------ Task inputs
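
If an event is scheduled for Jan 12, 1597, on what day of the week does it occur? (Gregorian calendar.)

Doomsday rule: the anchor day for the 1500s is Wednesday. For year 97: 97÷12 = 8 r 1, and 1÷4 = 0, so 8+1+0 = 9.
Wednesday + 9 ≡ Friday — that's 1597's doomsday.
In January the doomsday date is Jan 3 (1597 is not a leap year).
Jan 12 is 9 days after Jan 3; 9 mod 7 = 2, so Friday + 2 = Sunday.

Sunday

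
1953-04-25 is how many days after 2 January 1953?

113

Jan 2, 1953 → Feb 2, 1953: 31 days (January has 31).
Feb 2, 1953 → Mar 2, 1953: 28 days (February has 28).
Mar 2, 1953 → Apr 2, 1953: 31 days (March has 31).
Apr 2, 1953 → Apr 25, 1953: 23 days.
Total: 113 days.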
------------
------ Task inputs
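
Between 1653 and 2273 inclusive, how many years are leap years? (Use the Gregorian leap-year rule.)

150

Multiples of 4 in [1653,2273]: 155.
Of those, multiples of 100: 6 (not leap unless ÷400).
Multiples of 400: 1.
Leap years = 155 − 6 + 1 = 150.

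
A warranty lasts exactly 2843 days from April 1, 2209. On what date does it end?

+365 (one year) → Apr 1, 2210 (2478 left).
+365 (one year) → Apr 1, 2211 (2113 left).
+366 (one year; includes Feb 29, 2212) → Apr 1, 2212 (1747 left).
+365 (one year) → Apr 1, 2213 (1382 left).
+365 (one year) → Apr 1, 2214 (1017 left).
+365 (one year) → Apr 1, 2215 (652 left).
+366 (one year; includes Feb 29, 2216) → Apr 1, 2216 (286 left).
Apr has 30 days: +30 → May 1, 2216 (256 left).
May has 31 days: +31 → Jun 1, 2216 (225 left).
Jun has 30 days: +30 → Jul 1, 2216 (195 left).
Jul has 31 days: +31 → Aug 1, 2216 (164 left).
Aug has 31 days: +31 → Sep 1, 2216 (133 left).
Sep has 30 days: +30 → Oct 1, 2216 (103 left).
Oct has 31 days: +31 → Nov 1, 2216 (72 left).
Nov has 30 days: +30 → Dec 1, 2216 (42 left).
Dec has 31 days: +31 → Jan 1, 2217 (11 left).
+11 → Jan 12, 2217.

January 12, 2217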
------------
------ Task inputs
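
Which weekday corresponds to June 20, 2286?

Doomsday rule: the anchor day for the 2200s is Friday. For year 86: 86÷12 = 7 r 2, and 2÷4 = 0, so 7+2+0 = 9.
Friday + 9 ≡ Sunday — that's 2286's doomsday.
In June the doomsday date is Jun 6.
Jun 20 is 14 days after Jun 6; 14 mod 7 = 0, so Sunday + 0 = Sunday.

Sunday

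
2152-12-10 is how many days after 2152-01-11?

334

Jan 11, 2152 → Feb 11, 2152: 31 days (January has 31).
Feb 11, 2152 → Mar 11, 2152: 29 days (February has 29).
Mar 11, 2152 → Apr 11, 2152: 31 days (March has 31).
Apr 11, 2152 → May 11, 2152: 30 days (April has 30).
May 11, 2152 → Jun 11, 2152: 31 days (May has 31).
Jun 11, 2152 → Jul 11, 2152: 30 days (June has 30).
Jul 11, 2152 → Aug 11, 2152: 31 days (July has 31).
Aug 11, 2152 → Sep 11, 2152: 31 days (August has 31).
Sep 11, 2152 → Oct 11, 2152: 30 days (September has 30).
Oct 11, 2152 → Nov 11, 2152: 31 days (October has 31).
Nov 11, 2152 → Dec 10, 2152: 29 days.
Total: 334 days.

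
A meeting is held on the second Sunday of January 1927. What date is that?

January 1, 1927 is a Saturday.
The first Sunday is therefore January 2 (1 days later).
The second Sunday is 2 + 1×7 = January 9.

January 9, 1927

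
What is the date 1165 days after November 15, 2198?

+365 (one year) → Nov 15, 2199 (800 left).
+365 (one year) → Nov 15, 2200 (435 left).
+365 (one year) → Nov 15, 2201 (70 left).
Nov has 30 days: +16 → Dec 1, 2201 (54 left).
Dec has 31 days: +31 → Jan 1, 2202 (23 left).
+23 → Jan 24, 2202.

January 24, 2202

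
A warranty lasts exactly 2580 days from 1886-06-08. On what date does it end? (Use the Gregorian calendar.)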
------------
#### The problem:
Using the entries above, give again exactly the lines from the line holding "What is the" through the line holding "A warranty lasts exactly 2580". Include both end lines and nothing else.

#### Solved problem:
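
What is the date 1165 days after November 15, 2198?

+365 (one year) → Nov 15, 2199 (800 left).
+365 (one year) → Nov 15, 2200 (435 left).
+365 (one year) → Nov 15, 2201 (70 left).
Nov has 30 days: +16 → Dec 1, 2201 (54 left).
Dec has 31 days: +31 → Jan 1, 2202 (23 left).
+23 → Jan 24, 2202.

January 24, 2202

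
A warranty lasts exactly 2580 days from 1886-06-08. On what date does it end? (Use the Gregorian calendar.)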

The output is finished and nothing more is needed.